_What you have to do:_
Go through the data and tally the lines that include "unwound". The reply is that number alone.

*** Opening Data to use ***

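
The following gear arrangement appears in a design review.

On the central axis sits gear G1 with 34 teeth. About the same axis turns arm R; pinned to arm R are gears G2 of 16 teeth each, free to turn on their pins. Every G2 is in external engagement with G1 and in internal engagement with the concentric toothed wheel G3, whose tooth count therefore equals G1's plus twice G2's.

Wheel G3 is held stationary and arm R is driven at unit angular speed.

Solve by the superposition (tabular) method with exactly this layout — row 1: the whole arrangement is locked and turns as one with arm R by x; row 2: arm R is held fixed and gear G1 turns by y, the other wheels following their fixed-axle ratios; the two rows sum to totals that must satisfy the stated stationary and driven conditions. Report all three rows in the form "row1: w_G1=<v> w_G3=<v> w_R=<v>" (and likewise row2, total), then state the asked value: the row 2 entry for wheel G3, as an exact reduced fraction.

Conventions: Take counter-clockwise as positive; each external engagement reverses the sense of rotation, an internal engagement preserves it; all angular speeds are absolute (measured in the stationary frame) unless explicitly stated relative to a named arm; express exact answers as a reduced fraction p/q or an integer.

topology: planetary set — G1 34T / G2 16T / G3 66T, arm = carrier (Willis)
row 1 (train locked, turned with arm): all members turn x
row 2: sun turns y, ring = −(34/66)·y, arm 0
boundary: total ω_ring = x − (34/66)·y = 0 and total ω_arm = x = 1  ⇒  y = 33/17, x = 1
row 2 ring = −(34/66)·33/17 = -1
totals (row 1 + row 2): sun 1 + 33/17 = 50/17, ring 1 + (-1) = 0, arm 1 + 0 = 1
asked cell (row2, ring) = -1

row1: w_G1=1 w_G3=1 w_R=1
row2: w_G1=33/17 w_G3=-1 w_R=0
total: w_G1=50/17 w_G3=0 w_R=1
asked value: -1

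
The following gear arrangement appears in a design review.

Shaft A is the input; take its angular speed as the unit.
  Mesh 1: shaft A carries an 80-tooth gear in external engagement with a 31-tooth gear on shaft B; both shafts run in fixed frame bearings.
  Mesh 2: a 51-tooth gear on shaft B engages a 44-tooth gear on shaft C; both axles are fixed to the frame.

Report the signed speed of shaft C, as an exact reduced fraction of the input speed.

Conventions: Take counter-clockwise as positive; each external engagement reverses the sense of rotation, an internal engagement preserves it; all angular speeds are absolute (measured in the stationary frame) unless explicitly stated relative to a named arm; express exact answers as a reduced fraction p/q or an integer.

1020/341

2-mesh fixed-axis compound train (all bearings frame-fixed)
mesh 1 [80T→31T]: |ω|/ω_in = 1×80/31 = 80/31, sense flips to −
mesh 2 [51T→44T]: |ω|/ω_in = (80/31)×51/44 = 1020/341, sense flips to +
signed output speed (× input speed) = 1020/341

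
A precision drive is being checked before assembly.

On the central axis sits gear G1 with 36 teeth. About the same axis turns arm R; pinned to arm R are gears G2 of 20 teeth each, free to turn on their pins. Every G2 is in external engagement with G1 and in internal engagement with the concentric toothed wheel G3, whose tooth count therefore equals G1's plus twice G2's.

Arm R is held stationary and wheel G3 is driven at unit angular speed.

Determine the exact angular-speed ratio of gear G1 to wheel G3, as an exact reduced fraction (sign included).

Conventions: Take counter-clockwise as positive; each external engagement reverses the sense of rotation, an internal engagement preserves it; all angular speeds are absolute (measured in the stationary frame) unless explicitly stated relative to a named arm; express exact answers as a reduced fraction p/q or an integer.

-19/9

planetary set (36T centre, 20T on arm, 76T internal) — Willis relation
ring teeth: 36 + 2·20 = 76
36(ω_sun−ω_arm) = −76(ω_ring−ω_arm),  ω_arm = 0, ω_ring = 1
ω_sun = 0 − (76/36)(1−0) = -19/9
ω_out/ω_in = -19/9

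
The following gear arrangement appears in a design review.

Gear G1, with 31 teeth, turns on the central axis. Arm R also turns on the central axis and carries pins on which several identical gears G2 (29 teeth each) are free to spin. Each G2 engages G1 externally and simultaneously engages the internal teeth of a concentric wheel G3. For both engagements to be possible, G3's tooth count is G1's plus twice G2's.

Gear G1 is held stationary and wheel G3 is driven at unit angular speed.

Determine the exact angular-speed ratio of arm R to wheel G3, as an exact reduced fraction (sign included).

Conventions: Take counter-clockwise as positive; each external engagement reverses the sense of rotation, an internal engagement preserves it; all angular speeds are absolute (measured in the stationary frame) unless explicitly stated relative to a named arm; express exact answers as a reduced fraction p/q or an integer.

89/120

recognized (axles ride arm R): planetary set, 31/29/89 teeth
ring teeth: 31 + 2·29 = 89
31(ω_sun−ω_arm) = −89(ω_ring−ω_arm),  ω_sun = 0, ω_ring = 1
31(0−ω_arm) = −89(1−ω_arm)  ⇒  120·ω_arm = 89  ⇒  ω_arm = 89/120
ω_out/ω_in = 89/120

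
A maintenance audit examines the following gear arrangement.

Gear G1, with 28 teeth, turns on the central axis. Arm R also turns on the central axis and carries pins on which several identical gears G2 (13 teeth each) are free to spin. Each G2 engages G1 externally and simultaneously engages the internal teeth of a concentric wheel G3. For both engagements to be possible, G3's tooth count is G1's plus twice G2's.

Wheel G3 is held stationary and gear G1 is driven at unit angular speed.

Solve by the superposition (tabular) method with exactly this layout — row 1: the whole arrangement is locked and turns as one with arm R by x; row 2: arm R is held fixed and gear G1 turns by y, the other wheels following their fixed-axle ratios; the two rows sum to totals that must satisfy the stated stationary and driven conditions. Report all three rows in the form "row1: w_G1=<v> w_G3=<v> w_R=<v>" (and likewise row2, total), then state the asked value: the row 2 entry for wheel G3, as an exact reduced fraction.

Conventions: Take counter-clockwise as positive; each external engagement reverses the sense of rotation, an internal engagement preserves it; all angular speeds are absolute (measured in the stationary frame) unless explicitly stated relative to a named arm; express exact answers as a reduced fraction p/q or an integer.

recognized (axles ride arm R): planetary set, 28/13/54 teeth
row 1: whole set turns with the arm by x
row 2 — arm fixed, fixed-axis ratios: sun y, ring −(28/54)·y, arm 0
boundary: total ω_ring = x − (28/54)·y = 0 and total ω_sun = x + y = 1  ⇒  y = 27/41, x = 14/41
row 2 ring = −(28/54)·27/41 = -14/41
totals (row 1 + row 2): sun 14/41 + 27/41 = 1, ring 14/41 + (-14/41) = 0, arm 14/41 + 0 = 14/41
asked cell (row2, ring) = -14/41

row1: w_G1=14/41 w_G3=14/41 w_R=14/41
row2: w_G1=27/41 w_G3=-14/41 w_R=0
total: w_G1=1 w_G3=0 w_R=14/41
asked value: -14/41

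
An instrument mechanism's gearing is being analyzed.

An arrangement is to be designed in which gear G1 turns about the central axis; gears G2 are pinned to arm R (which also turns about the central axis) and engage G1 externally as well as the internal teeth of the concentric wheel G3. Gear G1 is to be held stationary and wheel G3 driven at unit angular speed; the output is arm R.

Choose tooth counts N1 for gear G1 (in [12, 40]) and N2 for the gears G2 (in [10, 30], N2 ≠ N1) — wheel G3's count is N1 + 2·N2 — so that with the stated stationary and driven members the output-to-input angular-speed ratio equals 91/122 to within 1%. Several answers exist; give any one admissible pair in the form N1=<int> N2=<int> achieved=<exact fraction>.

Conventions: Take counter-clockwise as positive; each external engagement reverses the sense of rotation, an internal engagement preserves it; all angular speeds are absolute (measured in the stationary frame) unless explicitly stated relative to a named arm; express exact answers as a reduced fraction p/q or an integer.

N1=31 N2=30 achieved=91/122

design class (target 91/122): planetary set
Willis with ω_sun = 0: ω_arm/ω_ring = N3/(N1+N3); set equal to 91/122  ⇒  N3/N1 = (91/122)/(1 − 91/122) = 91/31
N3 = N1 + 2·N2  ⇒  N2/N1 = (N3/N1 − 1)/2 = (91/31 − 1)/2 = 30/31
smallest multiple with N1 ≥ 12 and N2 ≥ 10: k = 1  ⇒  N1 = 1·31 = 31, N2 = 1·30 = 30 (N1 ≤ 40, N2 ≤ 30, N2 ≠ N1 ✓), N3 = 31 + 2·30 = 91
check: N3/(N1+N3) with N1 = 31, N3 = 91 gives 91/122; |achieved − target| = 0 ≤ 91/12200 ✓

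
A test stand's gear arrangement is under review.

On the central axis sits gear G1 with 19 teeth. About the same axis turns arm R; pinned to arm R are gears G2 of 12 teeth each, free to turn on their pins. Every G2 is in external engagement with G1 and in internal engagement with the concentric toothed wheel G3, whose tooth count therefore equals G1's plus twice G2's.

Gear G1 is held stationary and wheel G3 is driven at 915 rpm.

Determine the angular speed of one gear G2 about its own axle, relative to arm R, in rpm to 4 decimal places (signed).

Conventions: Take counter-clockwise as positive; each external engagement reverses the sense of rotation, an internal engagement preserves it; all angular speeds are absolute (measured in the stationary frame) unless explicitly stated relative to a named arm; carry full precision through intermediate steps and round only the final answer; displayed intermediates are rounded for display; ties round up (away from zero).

+1004.7782 rpm

class = planetary set [G3 = 19+2·12 = 43; Willis about the carrier]
normalise by the input: solve with ω_ring = 1, then scale by 915 rpm
ring teeth: 19 + 2·12 = 43
19(ω_sun−ω_arm) = −43(ω_ring−ω_arm),  ω_sun = 0, ω_ring = 1
19(0−ω_arm) = −43(1−ω_arm)  ⇒  62·ω_arm = 43  ⇒  ω_arm = 43/62
sun–planet mesh: 19·(0−43/62) = −12·(ω_p−ω_arm)  ⇒  ω_p−ω_arm = 817/744
scale: ω_p−ω_arm = 817/744 × 915 rpm = +1004.7782 rpm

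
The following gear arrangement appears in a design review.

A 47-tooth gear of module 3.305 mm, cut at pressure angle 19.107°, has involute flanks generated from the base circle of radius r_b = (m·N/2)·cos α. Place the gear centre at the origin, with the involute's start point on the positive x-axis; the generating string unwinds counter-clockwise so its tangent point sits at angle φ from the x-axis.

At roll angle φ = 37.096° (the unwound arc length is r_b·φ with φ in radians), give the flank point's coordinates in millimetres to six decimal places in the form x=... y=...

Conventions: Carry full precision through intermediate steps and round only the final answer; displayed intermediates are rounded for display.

x=87.195729 y=6.365109

single-mesh involute tooth geometry (47T wheel at module 3.305)
pitch radius r_p = m·N/2 = 3.305·47/2 = 77.667500
base radius r_b = r_p·cos α = 77.667500·cos 19.107° = 73.388714
roll angle φ = 37.096° = 0.64744734 rad
x = r_b·(cos φ + φ·sin φ) = 87.195729
y = r_b·(sin φ − φ·cos φ) = 6.365109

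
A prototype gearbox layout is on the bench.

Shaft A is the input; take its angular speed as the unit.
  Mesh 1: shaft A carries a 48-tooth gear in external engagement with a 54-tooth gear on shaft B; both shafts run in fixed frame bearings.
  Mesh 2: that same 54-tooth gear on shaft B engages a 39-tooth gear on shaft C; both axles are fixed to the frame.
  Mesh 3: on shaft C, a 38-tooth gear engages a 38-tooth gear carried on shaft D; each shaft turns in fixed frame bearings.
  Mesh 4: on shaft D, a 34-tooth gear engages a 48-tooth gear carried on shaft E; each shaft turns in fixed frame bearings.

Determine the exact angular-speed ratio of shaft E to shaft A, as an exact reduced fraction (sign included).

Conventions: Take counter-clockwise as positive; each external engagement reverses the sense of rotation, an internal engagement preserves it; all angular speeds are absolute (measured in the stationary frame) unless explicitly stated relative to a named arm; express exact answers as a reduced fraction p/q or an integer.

class = fixed-axis compound train [4 meshes; 4 ratios multiply, 4 sense flips]
mesh 1 [48T→54T]: running ratio 8/9, sense −
mesh 2 [54T→39T]: running ratio 16/13, sense +
mesh 3 [38T→38T]: running ratio 16/13, sense −
mesh 4 [34T→48T]: running ratio 34/39, sense +
ω_out/ω_in = 34/39

34/39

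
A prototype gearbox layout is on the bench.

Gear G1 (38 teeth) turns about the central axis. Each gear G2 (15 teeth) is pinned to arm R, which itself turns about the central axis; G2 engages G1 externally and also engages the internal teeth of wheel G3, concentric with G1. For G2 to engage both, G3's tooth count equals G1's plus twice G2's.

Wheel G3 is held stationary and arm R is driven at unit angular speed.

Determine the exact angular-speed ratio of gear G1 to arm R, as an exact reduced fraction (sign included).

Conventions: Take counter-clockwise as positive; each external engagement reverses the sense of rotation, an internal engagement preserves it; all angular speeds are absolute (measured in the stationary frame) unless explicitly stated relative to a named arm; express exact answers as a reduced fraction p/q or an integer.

recognized (axles ride arm R): planetary set, 38/15/68 teeth
ring teeth: 38 + 2·15 = 68
38(ω_sun−ω_arm) = −68(ω_ring−ω_arm),  ω_ring = 0, ω_arm = 1
ω_sun = 1 − (68/38)(0−1) = 53/19
ω_out/ω_in = 53/19

53/19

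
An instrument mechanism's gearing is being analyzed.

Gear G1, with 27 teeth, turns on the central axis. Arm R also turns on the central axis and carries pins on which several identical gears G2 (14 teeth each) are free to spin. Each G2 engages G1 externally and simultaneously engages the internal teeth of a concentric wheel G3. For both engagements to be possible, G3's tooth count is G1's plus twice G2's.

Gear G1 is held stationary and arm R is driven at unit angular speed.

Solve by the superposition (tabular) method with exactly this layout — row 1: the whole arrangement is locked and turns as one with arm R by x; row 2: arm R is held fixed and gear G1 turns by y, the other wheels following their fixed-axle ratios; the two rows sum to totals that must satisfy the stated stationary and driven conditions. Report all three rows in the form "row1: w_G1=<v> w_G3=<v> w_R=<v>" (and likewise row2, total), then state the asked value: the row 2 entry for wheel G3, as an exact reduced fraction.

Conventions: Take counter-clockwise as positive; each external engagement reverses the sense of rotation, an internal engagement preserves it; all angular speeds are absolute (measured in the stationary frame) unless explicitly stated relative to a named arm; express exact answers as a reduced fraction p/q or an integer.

planetary set (27T centre, 14T on arm, 55T internal) — Willis relation
row 1 (train locked, turned with arm): all members turn x
row 2 (arm held, sun turns y): ω_ring = −(27/55)·y, ω_arm = 0
boundary: total ω_sun = x + y = 0 and total ω_arm = x = 1  ⇒  y = -1, x = 1
row 2 ring = −(27/55)·(-1) = 27/55
totals (row 1 + row 2): sun 1 + (-1) = 0, ring 1 + 27/55 = 82/55, arm 1 + 0 = 1
asked cell (row2, ring) = 27/55

row1: w_G1=1 w_G3=1 w_R=1
row2: w_G1=-1 w_G3=27/55 w_R=0
total: w_G1=0 w_G3=82/55 w_R=1
asked value: 27/55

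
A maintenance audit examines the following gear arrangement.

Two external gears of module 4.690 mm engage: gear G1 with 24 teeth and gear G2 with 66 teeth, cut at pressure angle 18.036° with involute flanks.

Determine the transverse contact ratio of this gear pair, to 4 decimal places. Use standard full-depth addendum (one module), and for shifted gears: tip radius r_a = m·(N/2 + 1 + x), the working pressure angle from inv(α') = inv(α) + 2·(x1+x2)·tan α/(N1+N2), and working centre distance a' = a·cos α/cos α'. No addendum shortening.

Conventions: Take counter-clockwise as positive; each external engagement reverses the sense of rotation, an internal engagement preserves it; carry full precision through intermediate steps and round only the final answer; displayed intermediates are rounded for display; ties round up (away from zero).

1.8038

class = single-mesh tooth geometry [involute pair 24T × 66T, m = 4.690]
base radii: r_b1 = 53.514523, r_b2 = 147.164938
tip radii: r_a1 = 60.970000, r_a2 = 159.460000
no profile shift: α' = α, a' = a
action lengths: √(r_a1²−r_b1²) = 29.215351, √(r_a2²−r_b2²) = 61.400104
base pitch p_b = π·m·cos α = 14.010069
CR = (29.215351 + 61.400104 − 211.050000·sin 18.03600°)/14.010069 = 1.803797
contact ratio ≈ 1.8038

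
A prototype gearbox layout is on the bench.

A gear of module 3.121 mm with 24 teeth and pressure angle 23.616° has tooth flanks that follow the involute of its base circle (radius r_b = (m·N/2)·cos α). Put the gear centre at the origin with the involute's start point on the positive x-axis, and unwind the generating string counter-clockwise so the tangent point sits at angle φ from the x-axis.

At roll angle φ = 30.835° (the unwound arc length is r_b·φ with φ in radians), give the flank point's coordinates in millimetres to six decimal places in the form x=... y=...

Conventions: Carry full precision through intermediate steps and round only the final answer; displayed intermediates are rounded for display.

topology: single-mesh involute geometry — m = 3.121, N = 24
pitch radius r_p = m·N/2 = 3.121·24/2 = 37.452000
base radius r_b = r_p·cos α = 37.452000·cos 23.616° = 34.315429
roll angle φ = 30.835° = 0.53817227 rad
x = r_b·(cos φ + φ·sin φ) = 38.930735
y = r_b·(sin φ − φ·cos φ) = 1.731814

x=38.930735 y=1.731814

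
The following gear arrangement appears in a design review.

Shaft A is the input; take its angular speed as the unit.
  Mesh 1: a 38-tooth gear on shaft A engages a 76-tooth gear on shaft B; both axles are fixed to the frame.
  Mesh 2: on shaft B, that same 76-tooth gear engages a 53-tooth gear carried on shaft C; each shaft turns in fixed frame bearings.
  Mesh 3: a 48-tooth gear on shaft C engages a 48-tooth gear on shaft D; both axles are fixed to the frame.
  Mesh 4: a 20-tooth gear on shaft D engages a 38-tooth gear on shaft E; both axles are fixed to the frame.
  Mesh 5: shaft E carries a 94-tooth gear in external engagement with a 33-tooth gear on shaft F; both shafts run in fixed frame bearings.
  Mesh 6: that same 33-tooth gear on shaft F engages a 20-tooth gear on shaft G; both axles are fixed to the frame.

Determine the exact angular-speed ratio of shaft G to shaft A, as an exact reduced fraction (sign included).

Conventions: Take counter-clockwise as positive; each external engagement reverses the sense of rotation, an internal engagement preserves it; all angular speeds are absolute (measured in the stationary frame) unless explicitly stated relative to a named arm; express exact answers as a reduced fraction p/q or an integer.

class = fixed-axis compound train [6 meshes; 6 ratios multiply, 6 sense flips]
mesh 1 [38T→76T]: running ratio 1/2, sense −
mesh 2 [76T→53T]: running ratio 38/53, sense +
mesh 3 [48T→48T]: running ratio 38/53, sense −
mesh 4 [20T→38T]: running ratio 20/53, sense +
mesh 5 [94T→33T]: running ratio 1880/1749, sense −
mesh 6 [33T→20T]: running ratio 94/53, sense +
ω_out/ω_in = 94/53

94/53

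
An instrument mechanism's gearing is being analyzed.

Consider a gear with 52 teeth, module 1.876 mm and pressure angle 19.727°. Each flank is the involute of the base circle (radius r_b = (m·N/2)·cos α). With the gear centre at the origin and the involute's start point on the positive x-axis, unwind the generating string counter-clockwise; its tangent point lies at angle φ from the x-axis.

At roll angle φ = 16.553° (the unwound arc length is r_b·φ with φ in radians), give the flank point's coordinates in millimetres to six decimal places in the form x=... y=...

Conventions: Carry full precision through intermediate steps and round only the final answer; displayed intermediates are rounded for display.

x=47.789715 y=0.365975

single-mesh involute tooth geometry (52T wheel at module 1.876)
pitch radius r_p = m·N/2 = 1.876·52/2 = 48.776000
base radius r_b = r_p·cos α = 48.776000·cos 19.727° = 45.913414
roll angle φ = 16.553° = 0.28890435 rad
x = r_b·(cos φ + φ·sin φ) = 47.789715
y = r_b·(sin φ − φ·cos φ) = 0.365975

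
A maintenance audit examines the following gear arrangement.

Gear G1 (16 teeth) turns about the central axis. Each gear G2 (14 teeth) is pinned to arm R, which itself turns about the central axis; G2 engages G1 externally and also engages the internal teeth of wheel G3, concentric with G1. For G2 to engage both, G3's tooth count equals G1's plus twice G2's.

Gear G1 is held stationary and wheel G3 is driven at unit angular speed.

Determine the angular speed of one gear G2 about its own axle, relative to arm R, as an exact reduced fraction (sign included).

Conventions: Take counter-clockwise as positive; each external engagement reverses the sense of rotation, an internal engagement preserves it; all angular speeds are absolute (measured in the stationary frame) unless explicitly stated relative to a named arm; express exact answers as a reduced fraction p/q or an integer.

planetary set (16T centre, 14T on arm, 44T internal) — Willis relation
ring teeth: 16 + 2·14 = 44
16(ω_sun−ω_arm) = −44(ω_ring−ω_arm),  ω_sun = 0, ω_ring = 1
16(0−ω_arm) = −44(1−ω_arm)  ⇒  60·ω_arm = 44  ⇒  ω_arm = 11/15
sun–planet mesh: 16·(0−11/15) = −14·(ω_p−ω_arm)  ⇒  ω_p−ω_arm = 88/105
exact speed ratio = 88/105

88/105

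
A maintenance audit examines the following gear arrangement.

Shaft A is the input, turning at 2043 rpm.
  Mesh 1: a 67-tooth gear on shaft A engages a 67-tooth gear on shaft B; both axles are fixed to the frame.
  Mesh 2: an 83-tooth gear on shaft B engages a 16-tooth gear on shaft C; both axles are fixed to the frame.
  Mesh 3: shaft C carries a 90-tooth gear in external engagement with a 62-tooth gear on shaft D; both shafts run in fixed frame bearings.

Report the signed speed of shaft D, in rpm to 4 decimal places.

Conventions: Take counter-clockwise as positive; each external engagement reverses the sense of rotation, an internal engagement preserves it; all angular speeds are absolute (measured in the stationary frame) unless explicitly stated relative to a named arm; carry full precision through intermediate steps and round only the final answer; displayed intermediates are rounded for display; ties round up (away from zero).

-15384.2843 rpm

topology: fixed-axis compound train — 3 meshes, A→D
mesh 1 [67T→67T]: ω = 2043.0000×67/67 = 2043.0000 rpm, sense flips to −
mesh 2 [83T→16T]: ω = 2043.0000×83/16 = 10598.0625 rpm, sense flips to +
mesh 3 [90T→62T]: ω = 10598.0625×90/62 = 15384.2843 rpm, sense flips to −
signed output speed = -15384.2843 rpm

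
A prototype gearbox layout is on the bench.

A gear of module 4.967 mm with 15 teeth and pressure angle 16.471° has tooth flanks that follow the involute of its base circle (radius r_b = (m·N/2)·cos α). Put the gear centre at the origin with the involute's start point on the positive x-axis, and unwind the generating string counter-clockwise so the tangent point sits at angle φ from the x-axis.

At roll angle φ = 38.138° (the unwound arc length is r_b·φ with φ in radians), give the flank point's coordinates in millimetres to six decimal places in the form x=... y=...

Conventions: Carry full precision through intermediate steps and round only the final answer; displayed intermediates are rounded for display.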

*** Closing Data to use ***

_Exercise output:_
4